= PROBLEM REQUIREMENTS =
In the material below, find each line with the word "Henry" and copy it.
---------------
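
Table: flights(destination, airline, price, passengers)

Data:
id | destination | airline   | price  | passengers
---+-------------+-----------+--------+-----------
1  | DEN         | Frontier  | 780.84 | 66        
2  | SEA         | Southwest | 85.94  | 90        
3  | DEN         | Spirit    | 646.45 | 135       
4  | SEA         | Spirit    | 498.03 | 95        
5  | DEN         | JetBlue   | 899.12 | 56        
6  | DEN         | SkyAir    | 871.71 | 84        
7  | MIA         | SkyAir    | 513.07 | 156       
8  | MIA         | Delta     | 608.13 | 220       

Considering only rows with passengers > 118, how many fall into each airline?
SELECT airline, COUNT(*)
FROM flights
WHERE passengers > 118
GROUP BY airline

Note: WHERE filters rows before grouping.

Result:
  Delta: 1
  SkyAir: 1
  Spirit: 1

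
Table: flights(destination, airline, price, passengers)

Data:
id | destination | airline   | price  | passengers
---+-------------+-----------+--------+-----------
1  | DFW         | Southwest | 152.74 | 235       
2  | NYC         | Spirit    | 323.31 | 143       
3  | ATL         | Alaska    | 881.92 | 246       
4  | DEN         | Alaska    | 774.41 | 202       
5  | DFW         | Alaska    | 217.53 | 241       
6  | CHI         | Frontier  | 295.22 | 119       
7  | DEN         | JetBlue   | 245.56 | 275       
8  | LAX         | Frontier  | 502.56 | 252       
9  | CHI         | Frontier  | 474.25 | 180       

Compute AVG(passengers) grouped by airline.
SELECT airline, AVG(passengers) as result
FROM flights
GROUP BY airline

Result:
  Alaska: 229.67
  Frontier: 183.67
  JetBlue: 275.00
  Southwest: 235.00
  Spirit: 143.00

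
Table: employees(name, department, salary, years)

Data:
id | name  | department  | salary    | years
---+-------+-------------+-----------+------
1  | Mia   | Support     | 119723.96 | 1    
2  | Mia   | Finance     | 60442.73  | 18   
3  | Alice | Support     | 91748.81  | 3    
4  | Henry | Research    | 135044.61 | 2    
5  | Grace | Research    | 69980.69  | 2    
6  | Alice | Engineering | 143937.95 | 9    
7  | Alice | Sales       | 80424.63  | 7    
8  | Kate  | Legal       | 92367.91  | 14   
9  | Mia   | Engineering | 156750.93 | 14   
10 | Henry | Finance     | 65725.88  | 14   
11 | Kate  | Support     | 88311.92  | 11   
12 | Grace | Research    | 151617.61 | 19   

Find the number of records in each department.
SELECT department, COUNT(*) as count
FROM employees
GROUP BY department

Result:
  Engineering: 2
  Finance: 2
  Legal: 1
  Research: 3
  Sales: 1
  Support: 3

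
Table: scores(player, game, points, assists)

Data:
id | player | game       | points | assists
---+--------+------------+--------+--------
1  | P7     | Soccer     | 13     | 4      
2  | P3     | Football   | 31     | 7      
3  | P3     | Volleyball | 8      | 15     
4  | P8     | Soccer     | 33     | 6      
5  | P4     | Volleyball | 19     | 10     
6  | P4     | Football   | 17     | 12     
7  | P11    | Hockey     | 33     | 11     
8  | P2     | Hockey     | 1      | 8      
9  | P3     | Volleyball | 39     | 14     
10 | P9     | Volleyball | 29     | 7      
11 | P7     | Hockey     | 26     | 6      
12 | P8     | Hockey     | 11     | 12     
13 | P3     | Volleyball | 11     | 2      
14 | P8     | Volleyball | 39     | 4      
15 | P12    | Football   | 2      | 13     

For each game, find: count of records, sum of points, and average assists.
SELECT game,
       COUNT(*) as cnt,
       SUM(points) as total_points,
       AVG(assists) as avg_assists
FROM scores
GROUP BY game

Result:
  Football: 3 records, 50 total points, 10.67 avg assists
  Hockey: 4 records, 71 total points, 9.25 avg assists
  Soccer: 2 records, 46 total points, 5.00 avg assists
  Volleyball: 6 records, 145 total points, 8.67 avg assists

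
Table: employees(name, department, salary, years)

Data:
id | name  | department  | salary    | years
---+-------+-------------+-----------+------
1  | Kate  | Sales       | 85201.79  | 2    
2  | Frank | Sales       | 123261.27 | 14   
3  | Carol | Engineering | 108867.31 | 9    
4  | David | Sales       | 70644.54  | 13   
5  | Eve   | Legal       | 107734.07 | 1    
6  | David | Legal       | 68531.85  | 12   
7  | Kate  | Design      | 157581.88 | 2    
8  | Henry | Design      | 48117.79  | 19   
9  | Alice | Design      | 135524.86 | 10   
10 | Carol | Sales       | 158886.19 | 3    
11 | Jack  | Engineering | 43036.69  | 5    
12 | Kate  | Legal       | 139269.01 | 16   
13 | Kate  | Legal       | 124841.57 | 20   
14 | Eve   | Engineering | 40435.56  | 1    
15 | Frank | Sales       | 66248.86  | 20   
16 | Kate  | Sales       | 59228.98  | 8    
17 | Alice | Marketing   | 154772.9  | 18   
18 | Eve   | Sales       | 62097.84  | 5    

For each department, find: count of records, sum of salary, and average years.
SELECT department,
       COUNT(*) as cnt,
       SUM(salary) as total_salary,
       AVG(years) as avg_years
FROM employees
GROUP BY department

Result:
  Design: 3 records, 341224.53 total salary, 10.33 avg years
  Engineering: 3 records, 192339.56 total salary, 5.00 avg years
  Legal: 4 records, 440376.50 total salary, 12.25 avg years
  Marketing: 1 records, 154772.90 total salary, 18.00 avg years
  Sales: 7 records, 625569.47 total salary, 9.29 avg years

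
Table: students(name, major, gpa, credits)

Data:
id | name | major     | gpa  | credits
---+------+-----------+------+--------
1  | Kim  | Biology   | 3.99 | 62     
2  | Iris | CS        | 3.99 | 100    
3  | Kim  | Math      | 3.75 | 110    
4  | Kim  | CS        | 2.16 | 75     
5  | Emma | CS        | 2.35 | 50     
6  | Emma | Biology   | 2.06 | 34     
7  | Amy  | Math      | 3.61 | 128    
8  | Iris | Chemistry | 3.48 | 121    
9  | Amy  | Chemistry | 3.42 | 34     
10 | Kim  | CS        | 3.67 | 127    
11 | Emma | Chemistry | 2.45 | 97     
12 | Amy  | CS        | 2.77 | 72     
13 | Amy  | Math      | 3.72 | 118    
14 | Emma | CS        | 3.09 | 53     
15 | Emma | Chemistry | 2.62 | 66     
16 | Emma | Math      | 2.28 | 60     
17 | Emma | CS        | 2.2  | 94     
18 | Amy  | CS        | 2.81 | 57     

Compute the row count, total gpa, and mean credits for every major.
SELECT major,
       COUNT(*) as cnt,
       SUM(gpa) as total_gpa,
       AVG(credits) as avg_credits
FROM students
GROUP BY major

Result:
  Biology: 2 records, 6.05 total gpa, 48.00 avg credits
  CS: 8 records, 23.04 total gpa, 78.50 avg credits
  Chemistry: 4 records, 11.97 total gpa, 79.50 avg credits
  Math: 4 records, 13.36 total gpa, 104.00 avg credits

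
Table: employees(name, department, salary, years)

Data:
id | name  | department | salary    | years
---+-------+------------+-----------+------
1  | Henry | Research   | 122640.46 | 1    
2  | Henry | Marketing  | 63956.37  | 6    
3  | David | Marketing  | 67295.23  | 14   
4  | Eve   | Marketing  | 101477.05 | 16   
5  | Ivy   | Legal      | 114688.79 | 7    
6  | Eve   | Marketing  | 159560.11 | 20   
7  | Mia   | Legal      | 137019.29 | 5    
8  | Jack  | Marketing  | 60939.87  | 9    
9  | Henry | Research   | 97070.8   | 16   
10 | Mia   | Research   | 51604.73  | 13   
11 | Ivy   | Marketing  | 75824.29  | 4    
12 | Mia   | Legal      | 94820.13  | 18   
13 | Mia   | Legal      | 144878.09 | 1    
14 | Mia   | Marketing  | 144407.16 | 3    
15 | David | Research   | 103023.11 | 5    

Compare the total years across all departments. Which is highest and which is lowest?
SELECT department, SUM(years)
FROM employees
GROUP BY department
ORDER BY SUM(years)

All groups:
  Legal: 31
  Research: 35
  Marketing: 72

Highest: Marketing (72)
Lowest: Legal (31)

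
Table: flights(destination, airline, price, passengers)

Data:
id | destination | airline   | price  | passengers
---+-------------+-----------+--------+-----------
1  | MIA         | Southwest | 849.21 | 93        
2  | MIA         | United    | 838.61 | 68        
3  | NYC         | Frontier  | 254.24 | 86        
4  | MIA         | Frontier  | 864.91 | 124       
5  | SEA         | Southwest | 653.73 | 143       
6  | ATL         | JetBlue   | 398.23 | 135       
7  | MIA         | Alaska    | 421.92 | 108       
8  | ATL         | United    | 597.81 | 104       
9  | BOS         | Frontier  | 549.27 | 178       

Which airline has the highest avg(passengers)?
SELECT airline, AVG(passengers) as val
FROM flights
GROUP BY airline
ORDER BY val DESC
LIMIT 1

Result: JetBlue with avg(passengers) = 135.00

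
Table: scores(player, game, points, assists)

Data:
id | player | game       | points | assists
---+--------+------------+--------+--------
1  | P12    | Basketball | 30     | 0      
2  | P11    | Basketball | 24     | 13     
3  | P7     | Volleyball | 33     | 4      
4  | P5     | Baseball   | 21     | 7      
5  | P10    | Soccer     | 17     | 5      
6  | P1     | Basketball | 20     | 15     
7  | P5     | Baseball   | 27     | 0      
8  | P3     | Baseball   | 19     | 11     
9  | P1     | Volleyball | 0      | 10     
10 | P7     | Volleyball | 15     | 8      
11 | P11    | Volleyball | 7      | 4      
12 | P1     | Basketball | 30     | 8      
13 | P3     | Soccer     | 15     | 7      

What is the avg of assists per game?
SELECT game, AVG(assists) as result
FROM scores
GROUP BY game

Result:
  Baseball: 6.00
  Basketball: 9.00
  Soccer: 6.00
  Volleyball: 6.50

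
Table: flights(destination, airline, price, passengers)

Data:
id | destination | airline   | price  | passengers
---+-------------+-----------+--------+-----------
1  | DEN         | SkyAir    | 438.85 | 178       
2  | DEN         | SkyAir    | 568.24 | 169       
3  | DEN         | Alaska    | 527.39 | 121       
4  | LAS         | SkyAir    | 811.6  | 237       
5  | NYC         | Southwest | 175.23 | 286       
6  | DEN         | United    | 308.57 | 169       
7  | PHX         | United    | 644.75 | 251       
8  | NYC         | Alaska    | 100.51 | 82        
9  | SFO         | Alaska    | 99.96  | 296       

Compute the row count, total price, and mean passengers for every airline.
SELECT airline,
       COUNT(*) as cnt,
       SUM(price) as total_price,
       AVG(passengers) as avg_passengers
FROM flights
GROUP BY airline

Result:
  Alaska: 3 records, 727.86 total price, 166.33 avg passengers
  SkyAir: 3 records, 1818.69 total price, 194.67 avg passengers
  Southwest: 1 records, 175.23 total price, 286.00 avg passengers
  United: 2 records, 953.32 total price, 210.00 avg passengers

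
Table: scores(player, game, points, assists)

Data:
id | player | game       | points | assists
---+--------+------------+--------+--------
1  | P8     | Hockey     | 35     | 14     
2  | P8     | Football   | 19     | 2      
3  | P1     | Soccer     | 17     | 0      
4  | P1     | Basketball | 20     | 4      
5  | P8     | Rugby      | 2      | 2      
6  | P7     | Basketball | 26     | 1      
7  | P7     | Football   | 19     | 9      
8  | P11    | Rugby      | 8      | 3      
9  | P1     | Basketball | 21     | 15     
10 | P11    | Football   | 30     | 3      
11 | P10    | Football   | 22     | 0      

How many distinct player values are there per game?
SELECT game, COUNT(DISTINCT player)
FROM scores
GROUP BY game

Result:
  Basketball: 2 distinct
  Football: 4 distinct
  Hockey: 1 distinct
  Rugby: 2 distinct
  Soccer: 1 distinct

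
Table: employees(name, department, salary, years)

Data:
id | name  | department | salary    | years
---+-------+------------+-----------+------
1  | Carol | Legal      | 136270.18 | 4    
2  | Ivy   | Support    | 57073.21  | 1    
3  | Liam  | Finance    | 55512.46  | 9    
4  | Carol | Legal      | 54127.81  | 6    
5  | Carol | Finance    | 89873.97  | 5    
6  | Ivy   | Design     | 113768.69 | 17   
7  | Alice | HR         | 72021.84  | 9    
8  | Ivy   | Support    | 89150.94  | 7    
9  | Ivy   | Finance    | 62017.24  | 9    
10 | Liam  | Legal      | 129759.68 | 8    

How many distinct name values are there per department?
SELECT department, COUNT(DISTINCT name)
FROM employees
GROUP BY department

Result:
  Design: 1 distinct
  Finance: 3 distinct
  HR: 1 distinct
  Legal: 2 distinct
  Support: 1 distinct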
---------------
= TASK OUTPUT =
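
4  | Henry | Research    | 135044.61 | 2    
10 | Henry | Finance     | 65725.88  | 14   
8  | Henry | Design      | 48117.79  | 19   
1  | Henry | Research   | 122640.46 | 1    
2  | Henry | Marketing  | 63956.37  | 6    
9  | Henry | Research   | 97070.8   | 16   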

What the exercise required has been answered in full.